* [The task]: In the entries below, find the string "over" and return each line holding it.

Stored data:

★ ★ ★

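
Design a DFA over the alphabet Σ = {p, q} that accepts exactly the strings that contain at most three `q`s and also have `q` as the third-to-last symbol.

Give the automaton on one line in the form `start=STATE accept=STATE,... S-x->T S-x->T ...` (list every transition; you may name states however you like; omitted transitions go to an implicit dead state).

start=A accept=E,F,G,H,M,N,O,T A-p->A A-q->B B-p->C B-q->D C-p->E C-q->F D-p->G D-q->H E-p->I E-q->J F-p->K F-q->L G-p->M G-q->N H-p->O H-q->P I-p->I I-q->J J-p->K J-q->L K-p->M K-q->N L-p->O L-q->P M-p->Q M-q->R N-p->S N-q->P O-p->T O-q->P P-p->P P-q->P Q-p->Q Q-q->R R-p->S R-q->P S-p->T S-q->P T-p->P T-q->P

Run two small machines in parallel and take their product. The first has 5 states tracking the count of `q`s, saturating at 4; the second has 15 states tracking the last 3 symbols read. A product state is a pair (one from each), accepting exactly when both do. Equivalent product states are then merged.
       p  q 
>  A   A  B 
   B   C  D 
   C   E  F 
   D   G  H 
 * E   I  J 
 * F   K  L 
 * G   M  N 
 * H   O  P 
   I   I  J 
   J   K  L 
   K   M  N 
   L   O  P 
 * M   Q  R 
 * N   S  P 
 * O   T  P 
   P   P  P 
   Q   Q  R 
   R   S  P 
   S   T  P 
 * T   P  P 
(> = start, * = accepting)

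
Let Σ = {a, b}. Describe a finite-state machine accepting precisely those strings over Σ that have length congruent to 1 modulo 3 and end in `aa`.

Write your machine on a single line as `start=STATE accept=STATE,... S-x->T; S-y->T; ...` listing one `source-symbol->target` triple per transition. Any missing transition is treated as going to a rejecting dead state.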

★ ★ ★

* [Response to the exercise]:
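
Design a DFA over the alphabet Σ = {p, q} that accepts exactly the strings that contain at most three `q`s and also have `q` as the third-to-last symbol.
Let Σ = {a, b}. Describe a finite-state machine accepting precisely those strings over Σ that have length congruent to 1 modulo 3 and end in `aa`.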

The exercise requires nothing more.